Problem description:
Starting with the first line and ending with the one that holds "true && ( s )", retype the entries exactly.

[Stored items]

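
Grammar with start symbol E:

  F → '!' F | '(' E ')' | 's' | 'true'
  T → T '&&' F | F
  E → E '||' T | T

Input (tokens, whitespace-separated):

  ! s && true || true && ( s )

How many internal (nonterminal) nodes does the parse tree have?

14

[E [E [T [T [F ! [F s]]] && [F true]]] || [T [T [F true]] && [F ( [E [T [F s]]] )]]]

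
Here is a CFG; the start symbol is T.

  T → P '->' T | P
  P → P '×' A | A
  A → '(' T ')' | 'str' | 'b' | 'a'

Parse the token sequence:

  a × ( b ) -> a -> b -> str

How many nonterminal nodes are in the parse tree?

[T [P [P [A a]] × [A ( [T [P [A b]]] )]] -> [T [P [A a]] -> [T [P [A b]] -> [T [P [A str]]]]]]

17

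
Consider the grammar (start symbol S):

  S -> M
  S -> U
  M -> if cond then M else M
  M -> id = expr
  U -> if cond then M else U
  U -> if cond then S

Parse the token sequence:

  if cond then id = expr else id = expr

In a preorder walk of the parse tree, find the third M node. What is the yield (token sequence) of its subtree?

[S [M if cond then [M id = expr] else [M id = expr]]]

id = expr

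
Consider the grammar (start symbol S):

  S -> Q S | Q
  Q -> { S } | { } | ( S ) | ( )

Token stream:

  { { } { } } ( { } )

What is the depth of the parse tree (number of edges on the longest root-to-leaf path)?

5

[S [Q { [S [Q { }] [S [Q { }]]] }] [S [Q ( [S [Q { }]] )]]]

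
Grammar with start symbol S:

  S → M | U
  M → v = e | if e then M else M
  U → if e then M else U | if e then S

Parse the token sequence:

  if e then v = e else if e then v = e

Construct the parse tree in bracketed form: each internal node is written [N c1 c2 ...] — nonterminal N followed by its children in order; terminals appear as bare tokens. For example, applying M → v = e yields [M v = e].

[S [U if e then [M v = e] else [U if e then [S [M v = e]]]]]

S
U
if e then M else U
if e then v = e else U
if e then v = e else if e then S
if e then v = e else if e then M
if e then v = e else if e then v = e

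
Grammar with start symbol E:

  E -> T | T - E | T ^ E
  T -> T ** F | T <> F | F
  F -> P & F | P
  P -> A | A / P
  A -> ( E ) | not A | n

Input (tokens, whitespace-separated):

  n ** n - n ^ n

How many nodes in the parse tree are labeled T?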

Response:
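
Grammar with start symbol E:

  F → '!' F | '(' E ')' | 's' | 'true'
  T → T '&&' F | F
  E → E '||' T | T

Input (tokens, whitespace-separated):

  ! s && true || true && ( s )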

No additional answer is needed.